WHAT TO PRODUCE: Given the material below, output exactly the lines from the line with "n0 | 3.49 Ω |" to the line with "Analysis is at DC.", both ends included, and no other lines.

GIVEN RECORDS:
-- -- --
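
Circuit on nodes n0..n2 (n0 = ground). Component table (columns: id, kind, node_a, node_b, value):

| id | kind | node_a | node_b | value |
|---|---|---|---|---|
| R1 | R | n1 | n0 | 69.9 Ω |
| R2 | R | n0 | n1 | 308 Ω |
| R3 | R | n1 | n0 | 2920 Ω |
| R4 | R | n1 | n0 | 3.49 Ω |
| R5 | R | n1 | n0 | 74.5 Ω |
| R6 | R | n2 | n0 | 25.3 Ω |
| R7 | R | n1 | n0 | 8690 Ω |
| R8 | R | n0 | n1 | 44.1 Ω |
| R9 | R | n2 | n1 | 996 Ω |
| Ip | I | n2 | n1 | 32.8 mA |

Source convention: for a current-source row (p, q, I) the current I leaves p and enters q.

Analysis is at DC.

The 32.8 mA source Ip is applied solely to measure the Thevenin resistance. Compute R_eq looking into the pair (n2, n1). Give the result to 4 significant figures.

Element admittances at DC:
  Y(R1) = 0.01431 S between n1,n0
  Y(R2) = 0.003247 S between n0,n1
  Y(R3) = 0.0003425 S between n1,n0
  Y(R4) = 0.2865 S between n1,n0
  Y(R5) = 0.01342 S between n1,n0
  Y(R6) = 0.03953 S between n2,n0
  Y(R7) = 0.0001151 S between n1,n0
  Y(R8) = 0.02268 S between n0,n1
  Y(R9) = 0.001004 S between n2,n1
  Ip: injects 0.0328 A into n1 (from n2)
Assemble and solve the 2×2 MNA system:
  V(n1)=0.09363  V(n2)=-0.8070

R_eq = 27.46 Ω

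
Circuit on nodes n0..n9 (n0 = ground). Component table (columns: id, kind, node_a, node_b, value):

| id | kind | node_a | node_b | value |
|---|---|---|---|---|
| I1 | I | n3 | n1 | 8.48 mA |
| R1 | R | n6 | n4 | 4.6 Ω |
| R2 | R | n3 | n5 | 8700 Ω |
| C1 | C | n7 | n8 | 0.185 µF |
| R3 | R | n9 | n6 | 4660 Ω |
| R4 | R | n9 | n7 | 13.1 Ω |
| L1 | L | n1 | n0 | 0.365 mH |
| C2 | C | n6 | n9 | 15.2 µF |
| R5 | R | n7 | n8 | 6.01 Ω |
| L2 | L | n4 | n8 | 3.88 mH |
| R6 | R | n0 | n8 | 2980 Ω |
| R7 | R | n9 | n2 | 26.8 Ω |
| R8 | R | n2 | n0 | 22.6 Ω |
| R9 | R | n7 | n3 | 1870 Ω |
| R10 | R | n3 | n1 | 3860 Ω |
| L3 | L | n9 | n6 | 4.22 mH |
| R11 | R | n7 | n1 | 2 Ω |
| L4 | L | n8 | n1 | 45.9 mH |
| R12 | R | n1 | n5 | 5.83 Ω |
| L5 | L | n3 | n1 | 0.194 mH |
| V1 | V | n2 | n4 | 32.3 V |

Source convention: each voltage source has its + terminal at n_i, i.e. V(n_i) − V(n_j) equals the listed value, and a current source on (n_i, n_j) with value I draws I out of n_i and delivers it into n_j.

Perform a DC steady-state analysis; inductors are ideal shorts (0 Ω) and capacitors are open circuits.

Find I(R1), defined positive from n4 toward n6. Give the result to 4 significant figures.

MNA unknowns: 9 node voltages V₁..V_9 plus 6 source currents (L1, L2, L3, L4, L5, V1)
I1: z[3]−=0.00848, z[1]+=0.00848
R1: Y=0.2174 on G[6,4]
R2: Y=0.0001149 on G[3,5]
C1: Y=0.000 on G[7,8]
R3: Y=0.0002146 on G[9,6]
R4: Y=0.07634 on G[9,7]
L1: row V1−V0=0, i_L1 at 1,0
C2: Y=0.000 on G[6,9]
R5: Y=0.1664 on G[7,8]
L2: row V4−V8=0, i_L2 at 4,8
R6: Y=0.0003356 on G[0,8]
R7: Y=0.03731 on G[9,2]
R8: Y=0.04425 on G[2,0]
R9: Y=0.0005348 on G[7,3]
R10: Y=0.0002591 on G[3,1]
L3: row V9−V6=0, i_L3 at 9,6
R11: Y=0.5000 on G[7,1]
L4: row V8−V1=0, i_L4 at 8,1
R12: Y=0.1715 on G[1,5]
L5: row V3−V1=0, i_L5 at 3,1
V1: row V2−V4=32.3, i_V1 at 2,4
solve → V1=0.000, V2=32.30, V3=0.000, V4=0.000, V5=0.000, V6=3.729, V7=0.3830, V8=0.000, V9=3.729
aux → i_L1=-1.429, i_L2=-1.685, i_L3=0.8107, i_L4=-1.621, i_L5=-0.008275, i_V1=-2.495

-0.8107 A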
-- -- --
SOLUTION TO THIS PROBLEM:
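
| R4 | R | n1 | n0 | 3.49 Ω |
| R5 | R | n1 | n0 | 74.5 Ω |
| R6 | R | n2 | n0 | 25.3 Ω |
| R7 | R | n1 | n0 | 8690 Ω |
| R8 | R | n0 | n1 | 44.1 Ω |
| R9 | R | n2 | n1 | 996 Ω |
| Ip | I | n2 | n1 | 32.8 mA |

Source convention: for a current-source row (p, q, I) the current I leaves p and enters q.

Analysis is at DC.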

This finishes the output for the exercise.